Stored data
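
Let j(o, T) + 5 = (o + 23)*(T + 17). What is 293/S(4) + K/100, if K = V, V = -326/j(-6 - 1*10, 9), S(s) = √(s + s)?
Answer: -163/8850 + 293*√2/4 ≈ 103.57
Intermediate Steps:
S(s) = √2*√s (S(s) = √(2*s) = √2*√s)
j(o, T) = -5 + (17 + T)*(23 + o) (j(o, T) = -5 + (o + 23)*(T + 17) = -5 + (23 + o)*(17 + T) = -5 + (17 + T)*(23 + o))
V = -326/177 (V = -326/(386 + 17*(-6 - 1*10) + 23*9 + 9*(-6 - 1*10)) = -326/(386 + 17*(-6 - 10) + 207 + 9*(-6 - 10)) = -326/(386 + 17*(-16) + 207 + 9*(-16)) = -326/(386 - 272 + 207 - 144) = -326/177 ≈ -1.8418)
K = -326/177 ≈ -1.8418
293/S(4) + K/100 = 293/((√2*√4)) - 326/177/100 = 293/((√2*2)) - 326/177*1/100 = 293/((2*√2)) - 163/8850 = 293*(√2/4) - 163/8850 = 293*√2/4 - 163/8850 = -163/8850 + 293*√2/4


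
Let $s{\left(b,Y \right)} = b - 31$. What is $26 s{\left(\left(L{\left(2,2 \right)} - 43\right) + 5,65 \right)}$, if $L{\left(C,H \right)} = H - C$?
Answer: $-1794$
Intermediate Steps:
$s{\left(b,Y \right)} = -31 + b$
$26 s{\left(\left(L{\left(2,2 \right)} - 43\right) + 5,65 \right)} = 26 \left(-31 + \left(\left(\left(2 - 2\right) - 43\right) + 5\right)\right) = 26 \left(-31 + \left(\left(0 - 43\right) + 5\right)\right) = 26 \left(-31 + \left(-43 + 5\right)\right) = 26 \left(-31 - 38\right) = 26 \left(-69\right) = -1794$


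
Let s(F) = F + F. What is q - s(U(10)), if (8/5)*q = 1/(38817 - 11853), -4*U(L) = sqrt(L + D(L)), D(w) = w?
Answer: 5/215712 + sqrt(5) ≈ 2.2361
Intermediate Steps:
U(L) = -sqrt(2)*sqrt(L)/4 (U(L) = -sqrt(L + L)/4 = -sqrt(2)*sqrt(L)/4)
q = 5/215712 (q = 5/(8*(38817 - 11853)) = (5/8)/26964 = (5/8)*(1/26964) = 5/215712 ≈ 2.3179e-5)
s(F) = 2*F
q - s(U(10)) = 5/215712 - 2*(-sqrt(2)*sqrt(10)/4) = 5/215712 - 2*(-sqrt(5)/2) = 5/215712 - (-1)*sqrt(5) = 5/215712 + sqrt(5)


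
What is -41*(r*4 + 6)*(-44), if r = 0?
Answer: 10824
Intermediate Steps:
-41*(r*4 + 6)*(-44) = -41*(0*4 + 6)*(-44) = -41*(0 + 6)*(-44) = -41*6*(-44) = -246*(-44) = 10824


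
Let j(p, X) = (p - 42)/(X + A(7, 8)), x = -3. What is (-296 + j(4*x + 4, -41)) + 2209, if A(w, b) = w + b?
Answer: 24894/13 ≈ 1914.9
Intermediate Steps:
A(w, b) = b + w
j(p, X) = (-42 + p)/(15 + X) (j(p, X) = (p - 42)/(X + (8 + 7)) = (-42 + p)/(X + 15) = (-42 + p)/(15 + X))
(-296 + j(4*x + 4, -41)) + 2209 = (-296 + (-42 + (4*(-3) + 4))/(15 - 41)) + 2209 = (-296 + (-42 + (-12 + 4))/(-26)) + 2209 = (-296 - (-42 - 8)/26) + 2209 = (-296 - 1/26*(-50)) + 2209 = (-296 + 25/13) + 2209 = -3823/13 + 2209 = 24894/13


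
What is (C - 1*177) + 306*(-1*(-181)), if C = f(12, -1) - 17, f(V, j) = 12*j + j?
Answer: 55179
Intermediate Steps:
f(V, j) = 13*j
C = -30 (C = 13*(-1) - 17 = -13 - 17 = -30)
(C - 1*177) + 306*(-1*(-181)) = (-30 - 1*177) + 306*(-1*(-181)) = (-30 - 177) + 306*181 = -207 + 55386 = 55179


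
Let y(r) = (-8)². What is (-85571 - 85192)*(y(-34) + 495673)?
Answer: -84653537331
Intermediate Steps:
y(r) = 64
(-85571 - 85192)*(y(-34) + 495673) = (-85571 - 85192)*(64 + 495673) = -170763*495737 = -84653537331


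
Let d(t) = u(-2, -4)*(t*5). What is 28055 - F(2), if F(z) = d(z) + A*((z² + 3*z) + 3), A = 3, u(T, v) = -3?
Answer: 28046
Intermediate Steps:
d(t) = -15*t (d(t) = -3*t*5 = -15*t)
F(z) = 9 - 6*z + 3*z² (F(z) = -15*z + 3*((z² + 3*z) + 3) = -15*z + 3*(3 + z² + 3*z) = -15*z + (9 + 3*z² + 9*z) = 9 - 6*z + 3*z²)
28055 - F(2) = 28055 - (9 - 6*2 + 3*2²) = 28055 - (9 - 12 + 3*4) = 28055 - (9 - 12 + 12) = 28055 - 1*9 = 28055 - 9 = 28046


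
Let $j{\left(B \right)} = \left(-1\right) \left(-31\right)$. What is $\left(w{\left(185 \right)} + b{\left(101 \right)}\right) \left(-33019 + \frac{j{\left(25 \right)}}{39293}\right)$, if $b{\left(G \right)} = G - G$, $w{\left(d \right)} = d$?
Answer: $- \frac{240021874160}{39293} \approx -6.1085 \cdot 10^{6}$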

...

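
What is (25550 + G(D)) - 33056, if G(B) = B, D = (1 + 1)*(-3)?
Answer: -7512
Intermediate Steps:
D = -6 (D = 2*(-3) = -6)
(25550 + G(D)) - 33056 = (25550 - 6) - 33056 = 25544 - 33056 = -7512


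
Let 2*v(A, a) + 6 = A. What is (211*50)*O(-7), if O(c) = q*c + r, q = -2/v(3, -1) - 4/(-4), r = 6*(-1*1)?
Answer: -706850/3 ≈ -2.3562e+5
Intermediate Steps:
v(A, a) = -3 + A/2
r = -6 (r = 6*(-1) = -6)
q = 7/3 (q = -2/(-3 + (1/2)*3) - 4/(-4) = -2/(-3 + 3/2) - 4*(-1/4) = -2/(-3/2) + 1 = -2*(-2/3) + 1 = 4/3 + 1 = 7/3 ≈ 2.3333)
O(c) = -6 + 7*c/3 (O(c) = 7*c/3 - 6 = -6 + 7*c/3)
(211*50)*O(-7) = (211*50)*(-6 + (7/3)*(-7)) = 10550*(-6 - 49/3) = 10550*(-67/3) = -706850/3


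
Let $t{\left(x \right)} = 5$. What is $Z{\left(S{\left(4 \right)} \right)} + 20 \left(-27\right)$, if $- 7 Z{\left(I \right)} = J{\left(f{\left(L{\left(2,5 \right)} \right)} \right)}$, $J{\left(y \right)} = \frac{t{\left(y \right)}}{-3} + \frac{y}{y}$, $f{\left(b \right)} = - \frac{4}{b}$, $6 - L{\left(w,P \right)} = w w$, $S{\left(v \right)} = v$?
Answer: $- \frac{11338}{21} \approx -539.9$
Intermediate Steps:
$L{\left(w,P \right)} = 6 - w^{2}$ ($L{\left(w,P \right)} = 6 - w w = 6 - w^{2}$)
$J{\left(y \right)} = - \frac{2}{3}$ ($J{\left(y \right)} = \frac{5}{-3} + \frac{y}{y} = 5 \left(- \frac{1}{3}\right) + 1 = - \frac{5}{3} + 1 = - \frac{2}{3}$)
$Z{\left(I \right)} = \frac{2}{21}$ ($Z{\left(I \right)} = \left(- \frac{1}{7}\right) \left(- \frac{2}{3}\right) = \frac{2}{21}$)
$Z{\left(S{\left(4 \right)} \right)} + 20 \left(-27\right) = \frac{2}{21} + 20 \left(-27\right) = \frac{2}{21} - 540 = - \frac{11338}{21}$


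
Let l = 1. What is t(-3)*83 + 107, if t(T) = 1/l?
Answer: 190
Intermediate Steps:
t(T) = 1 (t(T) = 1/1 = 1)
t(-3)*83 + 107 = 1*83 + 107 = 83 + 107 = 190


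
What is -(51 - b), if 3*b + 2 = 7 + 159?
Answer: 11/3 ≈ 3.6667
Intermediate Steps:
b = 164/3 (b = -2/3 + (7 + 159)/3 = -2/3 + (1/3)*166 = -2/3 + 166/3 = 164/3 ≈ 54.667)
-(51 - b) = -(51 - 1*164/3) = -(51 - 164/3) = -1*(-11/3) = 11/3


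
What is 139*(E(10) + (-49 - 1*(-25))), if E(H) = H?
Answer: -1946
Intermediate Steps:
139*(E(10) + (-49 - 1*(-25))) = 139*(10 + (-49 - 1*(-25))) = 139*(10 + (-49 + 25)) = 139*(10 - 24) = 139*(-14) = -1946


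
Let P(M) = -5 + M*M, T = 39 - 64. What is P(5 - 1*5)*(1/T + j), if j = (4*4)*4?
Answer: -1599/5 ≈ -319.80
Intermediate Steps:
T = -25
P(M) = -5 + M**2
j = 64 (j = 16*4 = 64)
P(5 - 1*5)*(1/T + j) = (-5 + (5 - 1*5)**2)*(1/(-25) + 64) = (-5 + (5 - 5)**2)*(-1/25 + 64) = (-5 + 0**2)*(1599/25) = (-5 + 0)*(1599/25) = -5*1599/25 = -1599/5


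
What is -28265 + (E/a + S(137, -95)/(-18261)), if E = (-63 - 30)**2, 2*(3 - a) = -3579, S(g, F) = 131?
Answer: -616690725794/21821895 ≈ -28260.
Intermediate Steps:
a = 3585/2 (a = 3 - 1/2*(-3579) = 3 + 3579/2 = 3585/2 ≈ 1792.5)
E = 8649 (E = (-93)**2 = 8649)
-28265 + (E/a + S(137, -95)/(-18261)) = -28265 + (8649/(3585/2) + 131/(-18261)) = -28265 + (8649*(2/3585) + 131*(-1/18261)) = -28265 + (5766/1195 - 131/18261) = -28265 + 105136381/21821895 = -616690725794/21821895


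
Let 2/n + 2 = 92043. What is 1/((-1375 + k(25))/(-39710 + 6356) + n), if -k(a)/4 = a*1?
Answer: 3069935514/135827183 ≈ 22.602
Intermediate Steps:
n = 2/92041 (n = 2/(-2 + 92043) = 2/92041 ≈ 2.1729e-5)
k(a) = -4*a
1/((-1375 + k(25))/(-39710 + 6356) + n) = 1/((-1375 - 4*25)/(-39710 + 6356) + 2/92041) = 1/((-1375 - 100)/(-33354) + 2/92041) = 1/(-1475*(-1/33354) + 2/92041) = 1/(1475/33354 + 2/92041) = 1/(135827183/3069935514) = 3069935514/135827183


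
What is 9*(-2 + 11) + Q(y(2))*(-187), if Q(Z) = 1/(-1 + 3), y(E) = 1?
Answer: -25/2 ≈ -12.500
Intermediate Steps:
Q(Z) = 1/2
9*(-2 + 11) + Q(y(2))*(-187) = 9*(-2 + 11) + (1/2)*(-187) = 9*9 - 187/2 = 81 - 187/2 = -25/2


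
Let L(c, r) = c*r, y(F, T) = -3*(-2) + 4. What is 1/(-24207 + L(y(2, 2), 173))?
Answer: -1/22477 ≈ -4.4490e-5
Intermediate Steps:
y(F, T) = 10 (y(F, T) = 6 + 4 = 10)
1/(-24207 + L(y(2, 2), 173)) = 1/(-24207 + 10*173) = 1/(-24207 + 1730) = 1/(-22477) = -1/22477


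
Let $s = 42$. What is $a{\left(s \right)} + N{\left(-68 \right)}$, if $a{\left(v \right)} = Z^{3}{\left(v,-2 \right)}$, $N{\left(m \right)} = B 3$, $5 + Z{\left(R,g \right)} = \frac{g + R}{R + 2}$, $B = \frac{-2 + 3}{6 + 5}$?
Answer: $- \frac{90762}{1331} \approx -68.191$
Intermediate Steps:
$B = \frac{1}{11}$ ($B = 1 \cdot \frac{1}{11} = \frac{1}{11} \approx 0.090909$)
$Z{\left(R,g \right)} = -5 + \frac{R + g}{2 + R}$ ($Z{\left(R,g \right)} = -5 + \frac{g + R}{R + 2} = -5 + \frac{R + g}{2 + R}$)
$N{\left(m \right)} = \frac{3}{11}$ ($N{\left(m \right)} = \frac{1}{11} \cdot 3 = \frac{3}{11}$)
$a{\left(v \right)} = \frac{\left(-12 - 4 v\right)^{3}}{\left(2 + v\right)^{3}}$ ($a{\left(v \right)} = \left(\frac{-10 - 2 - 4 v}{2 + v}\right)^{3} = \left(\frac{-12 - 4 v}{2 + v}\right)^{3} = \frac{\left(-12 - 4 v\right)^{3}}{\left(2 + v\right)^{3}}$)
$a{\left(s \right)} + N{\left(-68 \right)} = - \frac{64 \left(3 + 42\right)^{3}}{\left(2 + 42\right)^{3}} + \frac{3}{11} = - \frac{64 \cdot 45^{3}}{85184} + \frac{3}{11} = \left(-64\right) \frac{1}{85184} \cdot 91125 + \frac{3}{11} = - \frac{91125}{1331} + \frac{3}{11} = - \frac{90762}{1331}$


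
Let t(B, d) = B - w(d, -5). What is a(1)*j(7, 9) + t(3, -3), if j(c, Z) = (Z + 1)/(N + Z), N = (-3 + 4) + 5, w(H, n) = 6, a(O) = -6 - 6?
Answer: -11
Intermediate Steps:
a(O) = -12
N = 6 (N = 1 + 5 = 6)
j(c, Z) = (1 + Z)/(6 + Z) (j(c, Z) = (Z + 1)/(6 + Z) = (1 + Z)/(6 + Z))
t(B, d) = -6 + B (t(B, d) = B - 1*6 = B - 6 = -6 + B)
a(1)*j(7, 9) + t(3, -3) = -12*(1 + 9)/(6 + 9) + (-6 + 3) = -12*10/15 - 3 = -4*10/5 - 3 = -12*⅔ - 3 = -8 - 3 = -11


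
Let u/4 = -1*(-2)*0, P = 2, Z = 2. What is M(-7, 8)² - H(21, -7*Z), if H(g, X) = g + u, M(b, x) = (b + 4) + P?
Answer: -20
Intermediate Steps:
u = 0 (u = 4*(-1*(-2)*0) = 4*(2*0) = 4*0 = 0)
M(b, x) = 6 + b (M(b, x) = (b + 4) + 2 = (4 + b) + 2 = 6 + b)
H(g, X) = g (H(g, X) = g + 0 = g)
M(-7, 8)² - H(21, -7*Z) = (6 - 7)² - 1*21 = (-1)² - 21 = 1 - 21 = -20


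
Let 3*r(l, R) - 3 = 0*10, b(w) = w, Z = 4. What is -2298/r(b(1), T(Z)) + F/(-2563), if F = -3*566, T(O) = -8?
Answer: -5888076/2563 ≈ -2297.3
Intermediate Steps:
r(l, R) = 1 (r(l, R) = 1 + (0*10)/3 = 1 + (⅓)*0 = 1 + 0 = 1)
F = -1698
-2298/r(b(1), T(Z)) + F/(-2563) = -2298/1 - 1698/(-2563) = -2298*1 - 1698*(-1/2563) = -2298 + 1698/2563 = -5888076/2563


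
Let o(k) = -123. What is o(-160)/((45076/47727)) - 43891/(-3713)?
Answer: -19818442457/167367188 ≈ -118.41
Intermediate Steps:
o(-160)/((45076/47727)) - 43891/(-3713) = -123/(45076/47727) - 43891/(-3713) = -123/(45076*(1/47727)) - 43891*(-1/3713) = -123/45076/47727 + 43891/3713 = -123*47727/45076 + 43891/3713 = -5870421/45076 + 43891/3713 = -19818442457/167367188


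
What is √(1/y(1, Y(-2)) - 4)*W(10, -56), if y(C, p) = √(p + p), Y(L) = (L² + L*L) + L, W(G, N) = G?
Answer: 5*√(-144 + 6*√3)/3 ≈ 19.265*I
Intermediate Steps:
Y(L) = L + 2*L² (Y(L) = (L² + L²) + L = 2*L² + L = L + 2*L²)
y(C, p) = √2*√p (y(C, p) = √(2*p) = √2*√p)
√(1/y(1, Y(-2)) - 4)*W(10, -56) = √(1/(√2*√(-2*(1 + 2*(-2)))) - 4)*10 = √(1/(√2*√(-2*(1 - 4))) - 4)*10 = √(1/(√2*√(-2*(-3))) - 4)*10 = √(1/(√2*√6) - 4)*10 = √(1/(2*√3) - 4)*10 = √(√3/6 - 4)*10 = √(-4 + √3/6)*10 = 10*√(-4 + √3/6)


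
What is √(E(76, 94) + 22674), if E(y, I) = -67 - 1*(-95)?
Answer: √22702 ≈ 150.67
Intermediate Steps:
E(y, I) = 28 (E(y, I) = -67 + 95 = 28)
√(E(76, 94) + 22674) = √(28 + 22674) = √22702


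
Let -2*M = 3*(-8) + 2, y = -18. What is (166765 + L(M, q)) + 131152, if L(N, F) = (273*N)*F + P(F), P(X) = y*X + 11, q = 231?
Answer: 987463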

PROBLEM TO SOLVE:
Using the data above, repeat exactly the lines that begin at the line with "Let -2*M = 3*(-8)" and end at the line with "Answer: 987463", both ends included.

COMPLETED EXERCISE:
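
Let -2*M = 3*(-8) + 2, y = -18. What is (166765 + L(M, q)) + 131152, if L(N, F) = (273*N)*F + P(F), P(X) = y*X + 11, q = 231?
Answer: 987463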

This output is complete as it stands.